## Prompt
Repeat the lines below exactly as written, please, from the line with "Prove, using the ε-δ" to the line with "-9/11. State your", both lines included, and no others.

Dataset entries
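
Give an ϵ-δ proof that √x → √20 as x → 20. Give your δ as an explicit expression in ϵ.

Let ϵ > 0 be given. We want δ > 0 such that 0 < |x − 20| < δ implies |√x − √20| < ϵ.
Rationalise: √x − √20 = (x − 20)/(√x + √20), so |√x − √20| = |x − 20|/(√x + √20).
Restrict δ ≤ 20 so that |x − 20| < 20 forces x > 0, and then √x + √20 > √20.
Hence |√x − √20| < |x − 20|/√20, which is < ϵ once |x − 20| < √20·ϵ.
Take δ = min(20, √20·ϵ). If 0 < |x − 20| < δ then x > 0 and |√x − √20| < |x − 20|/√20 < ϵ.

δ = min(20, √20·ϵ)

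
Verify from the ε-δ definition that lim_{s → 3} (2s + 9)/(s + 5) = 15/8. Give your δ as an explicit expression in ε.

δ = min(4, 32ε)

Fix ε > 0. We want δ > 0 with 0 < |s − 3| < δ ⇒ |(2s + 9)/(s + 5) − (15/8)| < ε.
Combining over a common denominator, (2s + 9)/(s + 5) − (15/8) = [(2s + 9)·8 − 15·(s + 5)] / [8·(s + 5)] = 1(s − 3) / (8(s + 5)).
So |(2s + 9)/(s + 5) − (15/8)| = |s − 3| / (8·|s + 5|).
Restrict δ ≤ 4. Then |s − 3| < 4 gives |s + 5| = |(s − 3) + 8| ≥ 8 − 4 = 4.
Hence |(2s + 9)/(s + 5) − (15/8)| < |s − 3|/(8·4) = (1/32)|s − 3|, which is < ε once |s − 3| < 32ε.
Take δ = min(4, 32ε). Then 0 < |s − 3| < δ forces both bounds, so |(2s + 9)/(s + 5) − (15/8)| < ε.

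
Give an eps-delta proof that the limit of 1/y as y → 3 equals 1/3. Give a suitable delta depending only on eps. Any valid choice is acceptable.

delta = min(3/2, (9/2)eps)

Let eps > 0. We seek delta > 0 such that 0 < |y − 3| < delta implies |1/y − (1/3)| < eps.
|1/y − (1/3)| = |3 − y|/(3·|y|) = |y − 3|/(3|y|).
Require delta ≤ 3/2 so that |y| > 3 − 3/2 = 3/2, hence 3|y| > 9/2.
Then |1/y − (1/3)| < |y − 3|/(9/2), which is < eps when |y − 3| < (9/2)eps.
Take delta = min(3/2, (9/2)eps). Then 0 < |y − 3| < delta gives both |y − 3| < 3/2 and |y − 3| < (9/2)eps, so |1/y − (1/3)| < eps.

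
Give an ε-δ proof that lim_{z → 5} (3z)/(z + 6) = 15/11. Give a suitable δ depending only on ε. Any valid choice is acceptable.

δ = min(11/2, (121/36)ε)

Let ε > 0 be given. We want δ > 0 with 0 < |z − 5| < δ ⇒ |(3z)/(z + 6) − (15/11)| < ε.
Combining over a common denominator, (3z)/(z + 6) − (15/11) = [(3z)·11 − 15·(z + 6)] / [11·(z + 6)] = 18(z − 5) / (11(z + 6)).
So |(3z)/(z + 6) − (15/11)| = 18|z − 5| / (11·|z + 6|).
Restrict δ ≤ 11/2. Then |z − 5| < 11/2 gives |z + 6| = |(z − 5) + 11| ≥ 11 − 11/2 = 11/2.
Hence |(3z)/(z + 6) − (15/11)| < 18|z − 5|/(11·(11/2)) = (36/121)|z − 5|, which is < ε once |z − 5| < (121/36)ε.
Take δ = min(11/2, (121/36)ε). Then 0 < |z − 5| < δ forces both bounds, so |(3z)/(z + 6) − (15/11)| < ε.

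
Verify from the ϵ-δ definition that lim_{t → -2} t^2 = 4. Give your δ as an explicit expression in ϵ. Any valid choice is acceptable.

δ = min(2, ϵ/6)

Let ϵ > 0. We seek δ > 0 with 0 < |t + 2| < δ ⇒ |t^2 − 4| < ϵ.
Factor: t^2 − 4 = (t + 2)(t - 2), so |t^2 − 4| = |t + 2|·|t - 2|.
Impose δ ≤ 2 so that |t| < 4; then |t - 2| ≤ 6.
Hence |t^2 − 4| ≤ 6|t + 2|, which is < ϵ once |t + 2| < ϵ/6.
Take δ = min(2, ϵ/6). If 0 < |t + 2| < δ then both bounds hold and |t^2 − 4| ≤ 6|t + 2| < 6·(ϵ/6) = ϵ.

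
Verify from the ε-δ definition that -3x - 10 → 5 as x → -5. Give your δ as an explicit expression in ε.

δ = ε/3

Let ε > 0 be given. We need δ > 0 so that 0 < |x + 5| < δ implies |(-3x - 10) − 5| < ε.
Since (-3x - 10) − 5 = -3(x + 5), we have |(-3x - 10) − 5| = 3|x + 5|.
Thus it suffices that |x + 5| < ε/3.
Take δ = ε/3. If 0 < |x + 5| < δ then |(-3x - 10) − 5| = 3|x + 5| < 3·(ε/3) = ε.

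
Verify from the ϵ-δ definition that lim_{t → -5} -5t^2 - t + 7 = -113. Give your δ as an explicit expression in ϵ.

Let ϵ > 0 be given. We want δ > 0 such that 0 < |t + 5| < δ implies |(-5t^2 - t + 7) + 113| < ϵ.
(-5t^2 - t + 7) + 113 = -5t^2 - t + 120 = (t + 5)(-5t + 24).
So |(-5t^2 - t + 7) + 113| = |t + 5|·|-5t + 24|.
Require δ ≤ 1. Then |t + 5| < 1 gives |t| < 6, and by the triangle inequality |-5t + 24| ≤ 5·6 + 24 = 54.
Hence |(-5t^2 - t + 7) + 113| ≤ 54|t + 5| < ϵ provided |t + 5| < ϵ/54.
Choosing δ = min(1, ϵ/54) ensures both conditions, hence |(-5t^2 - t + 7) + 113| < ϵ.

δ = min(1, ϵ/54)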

---

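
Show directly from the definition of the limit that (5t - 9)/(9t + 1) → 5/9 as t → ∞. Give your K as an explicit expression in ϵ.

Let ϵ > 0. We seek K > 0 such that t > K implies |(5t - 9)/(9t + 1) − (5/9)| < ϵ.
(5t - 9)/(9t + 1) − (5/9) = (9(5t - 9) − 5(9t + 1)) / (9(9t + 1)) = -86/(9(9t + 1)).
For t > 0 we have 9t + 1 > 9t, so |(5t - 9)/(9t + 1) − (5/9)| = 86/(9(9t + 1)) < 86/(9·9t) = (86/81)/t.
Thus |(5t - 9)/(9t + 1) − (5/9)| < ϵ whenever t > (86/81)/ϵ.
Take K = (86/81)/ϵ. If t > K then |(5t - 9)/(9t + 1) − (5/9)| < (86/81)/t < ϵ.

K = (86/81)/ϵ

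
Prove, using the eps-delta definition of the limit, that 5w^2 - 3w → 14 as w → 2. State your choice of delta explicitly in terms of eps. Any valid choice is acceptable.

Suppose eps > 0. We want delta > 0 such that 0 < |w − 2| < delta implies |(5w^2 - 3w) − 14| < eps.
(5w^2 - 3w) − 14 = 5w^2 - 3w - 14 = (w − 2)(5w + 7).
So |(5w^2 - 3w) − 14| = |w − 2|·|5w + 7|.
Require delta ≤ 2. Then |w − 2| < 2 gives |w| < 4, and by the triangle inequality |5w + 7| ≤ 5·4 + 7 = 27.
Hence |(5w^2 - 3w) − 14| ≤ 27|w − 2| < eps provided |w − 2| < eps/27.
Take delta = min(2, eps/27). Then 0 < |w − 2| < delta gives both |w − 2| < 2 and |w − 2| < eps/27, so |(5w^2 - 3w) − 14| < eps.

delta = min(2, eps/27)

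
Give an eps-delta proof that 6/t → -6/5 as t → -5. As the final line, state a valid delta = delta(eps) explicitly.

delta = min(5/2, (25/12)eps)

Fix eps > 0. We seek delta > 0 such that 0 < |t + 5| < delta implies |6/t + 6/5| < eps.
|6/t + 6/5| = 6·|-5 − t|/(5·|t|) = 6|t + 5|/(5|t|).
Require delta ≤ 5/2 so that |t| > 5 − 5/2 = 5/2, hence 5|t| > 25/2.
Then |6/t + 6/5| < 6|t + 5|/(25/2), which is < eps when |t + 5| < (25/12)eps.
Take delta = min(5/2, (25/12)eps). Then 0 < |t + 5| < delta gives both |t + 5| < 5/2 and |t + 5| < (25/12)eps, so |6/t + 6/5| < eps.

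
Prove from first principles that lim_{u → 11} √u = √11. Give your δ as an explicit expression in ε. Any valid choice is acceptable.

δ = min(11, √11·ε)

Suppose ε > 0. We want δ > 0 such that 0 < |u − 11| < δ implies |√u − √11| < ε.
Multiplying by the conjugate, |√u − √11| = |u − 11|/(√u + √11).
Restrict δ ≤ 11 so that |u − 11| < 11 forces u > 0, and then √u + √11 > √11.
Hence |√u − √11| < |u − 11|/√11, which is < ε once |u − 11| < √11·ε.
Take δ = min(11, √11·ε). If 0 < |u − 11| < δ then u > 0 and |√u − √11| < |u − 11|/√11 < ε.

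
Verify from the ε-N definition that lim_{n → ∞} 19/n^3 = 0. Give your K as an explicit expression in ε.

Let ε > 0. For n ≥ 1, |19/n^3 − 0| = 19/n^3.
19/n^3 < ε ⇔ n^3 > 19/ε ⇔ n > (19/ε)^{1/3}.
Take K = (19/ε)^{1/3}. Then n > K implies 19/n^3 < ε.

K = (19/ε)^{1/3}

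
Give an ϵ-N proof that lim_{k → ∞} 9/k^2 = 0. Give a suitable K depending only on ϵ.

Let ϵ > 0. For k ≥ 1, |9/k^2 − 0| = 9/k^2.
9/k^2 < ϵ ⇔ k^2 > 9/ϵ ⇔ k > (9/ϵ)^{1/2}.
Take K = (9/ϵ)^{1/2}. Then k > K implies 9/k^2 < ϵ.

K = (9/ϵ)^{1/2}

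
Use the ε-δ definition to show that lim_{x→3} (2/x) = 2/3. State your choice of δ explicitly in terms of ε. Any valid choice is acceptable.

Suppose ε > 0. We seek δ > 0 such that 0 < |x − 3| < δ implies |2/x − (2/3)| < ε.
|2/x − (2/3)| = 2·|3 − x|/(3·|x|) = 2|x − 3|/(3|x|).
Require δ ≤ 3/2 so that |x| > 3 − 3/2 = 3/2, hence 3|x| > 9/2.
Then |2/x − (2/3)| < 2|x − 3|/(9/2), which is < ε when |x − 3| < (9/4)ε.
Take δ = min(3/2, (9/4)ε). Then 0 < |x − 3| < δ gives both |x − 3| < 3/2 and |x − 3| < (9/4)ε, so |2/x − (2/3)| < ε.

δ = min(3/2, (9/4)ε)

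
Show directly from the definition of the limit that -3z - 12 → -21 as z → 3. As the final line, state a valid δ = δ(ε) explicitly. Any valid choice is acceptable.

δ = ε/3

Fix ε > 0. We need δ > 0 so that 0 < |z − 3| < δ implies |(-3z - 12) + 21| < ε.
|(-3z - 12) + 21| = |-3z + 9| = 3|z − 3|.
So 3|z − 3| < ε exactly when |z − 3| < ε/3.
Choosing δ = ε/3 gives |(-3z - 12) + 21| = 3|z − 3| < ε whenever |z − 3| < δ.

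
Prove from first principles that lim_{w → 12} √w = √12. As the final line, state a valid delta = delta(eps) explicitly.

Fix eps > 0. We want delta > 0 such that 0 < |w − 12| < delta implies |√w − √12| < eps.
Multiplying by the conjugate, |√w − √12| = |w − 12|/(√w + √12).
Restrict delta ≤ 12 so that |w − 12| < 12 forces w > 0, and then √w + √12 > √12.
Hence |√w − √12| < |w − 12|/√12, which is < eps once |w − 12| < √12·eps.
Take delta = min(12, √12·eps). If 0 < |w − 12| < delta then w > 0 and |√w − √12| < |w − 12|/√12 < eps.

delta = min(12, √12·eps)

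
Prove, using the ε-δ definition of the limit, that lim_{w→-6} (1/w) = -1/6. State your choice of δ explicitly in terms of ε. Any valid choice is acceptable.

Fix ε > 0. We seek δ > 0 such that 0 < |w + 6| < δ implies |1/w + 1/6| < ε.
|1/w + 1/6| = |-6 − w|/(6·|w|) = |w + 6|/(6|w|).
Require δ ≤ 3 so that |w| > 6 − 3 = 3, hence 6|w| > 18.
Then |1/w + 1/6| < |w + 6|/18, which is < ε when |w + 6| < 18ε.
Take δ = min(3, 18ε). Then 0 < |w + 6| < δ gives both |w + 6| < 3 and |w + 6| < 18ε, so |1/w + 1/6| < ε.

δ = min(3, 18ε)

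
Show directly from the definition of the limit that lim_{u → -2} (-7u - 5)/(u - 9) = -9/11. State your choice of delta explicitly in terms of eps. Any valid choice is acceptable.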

...

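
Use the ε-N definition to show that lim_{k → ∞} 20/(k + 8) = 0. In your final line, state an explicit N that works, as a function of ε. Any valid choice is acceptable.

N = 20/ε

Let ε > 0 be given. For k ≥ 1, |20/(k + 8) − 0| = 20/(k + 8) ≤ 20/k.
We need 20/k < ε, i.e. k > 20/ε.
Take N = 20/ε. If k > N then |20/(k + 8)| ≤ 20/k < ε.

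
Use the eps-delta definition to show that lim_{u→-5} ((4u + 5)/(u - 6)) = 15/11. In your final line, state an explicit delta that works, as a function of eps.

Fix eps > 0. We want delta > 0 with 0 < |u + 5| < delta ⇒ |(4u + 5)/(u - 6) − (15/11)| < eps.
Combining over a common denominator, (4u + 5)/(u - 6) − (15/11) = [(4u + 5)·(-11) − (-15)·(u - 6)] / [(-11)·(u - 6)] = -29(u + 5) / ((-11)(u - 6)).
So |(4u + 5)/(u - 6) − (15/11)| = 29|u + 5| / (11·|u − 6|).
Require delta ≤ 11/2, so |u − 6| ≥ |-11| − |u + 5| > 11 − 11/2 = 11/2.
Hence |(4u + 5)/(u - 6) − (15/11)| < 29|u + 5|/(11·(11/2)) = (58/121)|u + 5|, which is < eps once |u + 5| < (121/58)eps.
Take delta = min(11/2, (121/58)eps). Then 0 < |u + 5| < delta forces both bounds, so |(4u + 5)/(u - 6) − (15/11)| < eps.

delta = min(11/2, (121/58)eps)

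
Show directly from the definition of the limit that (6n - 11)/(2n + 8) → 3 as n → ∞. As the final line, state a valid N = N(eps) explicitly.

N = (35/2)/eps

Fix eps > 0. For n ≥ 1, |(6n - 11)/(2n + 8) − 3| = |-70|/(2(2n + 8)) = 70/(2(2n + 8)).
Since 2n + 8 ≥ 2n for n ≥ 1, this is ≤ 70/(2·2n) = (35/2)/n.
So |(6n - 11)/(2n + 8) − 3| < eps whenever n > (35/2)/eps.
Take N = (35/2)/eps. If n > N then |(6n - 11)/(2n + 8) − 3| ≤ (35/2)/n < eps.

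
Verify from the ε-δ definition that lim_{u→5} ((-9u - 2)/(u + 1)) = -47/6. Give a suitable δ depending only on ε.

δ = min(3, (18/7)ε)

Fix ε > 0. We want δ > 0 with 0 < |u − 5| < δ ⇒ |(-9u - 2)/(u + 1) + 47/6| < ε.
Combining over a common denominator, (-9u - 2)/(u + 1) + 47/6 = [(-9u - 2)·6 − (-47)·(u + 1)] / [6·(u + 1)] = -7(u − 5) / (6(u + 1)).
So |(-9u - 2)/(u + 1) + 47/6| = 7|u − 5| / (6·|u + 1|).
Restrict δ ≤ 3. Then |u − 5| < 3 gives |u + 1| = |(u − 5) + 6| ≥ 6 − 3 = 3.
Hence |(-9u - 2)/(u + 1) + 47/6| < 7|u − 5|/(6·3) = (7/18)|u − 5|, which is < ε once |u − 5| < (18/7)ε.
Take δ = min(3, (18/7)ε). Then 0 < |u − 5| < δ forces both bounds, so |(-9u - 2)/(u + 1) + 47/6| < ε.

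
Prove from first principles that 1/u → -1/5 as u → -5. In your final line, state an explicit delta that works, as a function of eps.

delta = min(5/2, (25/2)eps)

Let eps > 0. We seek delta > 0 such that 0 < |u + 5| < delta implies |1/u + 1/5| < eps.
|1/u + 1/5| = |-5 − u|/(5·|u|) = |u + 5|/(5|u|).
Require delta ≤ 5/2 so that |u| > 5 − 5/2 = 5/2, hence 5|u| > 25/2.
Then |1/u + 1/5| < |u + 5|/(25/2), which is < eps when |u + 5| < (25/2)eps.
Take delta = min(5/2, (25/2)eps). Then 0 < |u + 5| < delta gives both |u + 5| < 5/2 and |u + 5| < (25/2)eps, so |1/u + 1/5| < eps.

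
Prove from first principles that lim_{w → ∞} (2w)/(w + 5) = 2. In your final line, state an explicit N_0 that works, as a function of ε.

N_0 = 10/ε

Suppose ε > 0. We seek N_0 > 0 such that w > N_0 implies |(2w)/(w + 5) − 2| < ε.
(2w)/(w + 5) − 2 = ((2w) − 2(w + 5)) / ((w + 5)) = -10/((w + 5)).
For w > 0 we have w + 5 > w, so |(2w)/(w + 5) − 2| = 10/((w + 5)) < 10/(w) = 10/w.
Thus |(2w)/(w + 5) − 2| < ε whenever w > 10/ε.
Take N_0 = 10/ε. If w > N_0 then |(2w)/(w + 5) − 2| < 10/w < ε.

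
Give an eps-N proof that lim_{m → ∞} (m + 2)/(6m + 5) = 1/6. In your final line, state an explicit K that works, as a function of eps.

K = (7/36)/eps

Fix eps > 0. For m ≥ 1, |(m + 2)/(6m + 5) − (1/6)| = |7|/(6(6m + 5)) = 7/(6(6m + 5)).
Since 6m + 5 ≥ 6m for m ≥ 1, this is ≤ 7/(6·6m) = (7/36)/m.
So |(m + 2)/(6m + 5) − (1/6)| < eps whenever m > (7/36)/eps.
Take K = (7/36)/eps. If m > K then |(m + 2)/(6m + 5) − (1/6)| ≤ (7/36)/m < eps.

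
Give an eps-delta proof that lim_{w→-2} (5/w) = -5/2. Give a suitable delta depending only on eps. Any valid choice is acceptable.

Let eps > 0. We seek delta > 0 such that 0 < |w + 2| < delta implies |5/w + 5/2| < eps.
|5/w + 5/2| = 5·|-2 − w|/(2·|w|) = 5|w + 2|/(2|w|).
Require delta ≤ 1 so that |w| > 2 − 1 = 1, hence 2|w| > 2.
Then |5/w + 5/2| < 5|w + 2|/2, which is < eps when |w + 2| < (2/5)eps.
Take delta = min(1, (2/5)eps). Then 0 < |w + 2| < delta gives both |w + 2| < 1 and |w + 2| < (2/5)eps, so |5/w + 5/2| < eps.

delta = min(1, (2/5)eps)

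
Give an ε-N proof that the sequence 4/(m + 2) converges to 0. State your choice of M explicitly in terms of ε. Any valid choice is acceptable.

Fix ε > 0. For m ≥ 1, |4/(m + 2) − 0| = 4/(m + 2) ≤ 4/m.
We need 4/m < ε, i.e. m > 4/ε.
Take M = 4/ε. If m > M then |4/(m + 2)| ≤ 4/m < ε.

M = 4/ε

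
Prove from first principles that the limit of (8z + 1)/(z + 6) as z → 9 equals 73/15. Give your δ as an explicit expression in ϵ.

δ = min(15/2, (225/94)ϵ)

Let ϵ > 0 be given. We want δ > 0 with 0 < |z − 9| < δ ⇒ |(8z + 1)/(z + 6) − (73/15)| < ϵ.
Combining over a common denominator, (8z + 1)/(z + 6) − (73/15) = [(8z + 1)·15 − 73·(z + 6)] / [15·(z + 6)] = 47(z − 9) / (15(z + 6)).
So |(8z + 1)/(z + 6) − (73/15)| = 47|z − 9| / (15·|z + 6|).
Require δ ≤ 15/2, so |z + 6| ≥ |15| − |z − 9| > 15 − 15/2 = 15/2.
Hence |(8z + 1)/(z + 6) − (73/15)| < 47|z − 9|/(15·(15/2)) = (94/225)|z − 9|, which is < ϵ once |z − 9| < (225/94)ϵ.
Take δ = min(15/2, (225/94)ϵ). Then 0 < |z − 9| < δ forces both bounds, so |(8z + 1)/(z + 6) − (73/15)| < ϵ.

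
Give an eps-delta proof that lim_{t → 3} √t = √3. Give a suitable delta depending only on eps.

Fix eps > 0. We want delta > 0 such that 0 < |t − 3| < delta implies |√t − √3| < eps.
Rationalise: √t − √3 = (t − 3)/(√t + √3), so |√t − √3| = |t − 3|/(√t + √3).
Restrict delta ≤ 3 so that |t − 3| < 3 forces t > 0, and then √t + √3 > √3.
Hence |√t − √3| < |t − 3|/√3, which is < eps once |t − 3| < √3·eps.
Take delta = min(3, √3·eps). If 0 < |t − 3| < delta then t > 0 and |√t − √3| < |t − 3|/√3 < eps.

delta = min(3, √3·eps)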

## Problem solution
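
Prove, using the ε-δ definition of the limit, that lim_{w→-6} (1/w) = -1/6. State your choice of δ explicitly in terms of ε. Any valid choice is acceptable.

Fix ε > 0. We seek δ > 0 such that 0 < |w + 6| < δ implies |1/w + 1/6| < ε.
|1/w + 1/6| = |-6 − w|/(6·|w|) = |w + 6|/(6|w|).
Require δ ≤ 3 so that |w| > 6 − 3 = 3, hence 6|w| > 18.
Then |1/w + 1/6| < |w + 6|/18, which is < ε when |w + 6| < 18ε.
Take δ = min(3, 18ε). Then 0 < |w + 6| < δ gives both |w + 6| < 3 and |w + 6| < 18ε, so |1/w + 1/6| < ε.

δ = min(3, 18ε)

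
Show directly from the definition of the limit that lim_{u → -2} (-7u - 5)/(u - 9) = -9/11. State your choice of delta explicitly in terms of eps. Any valid choice is acceptable.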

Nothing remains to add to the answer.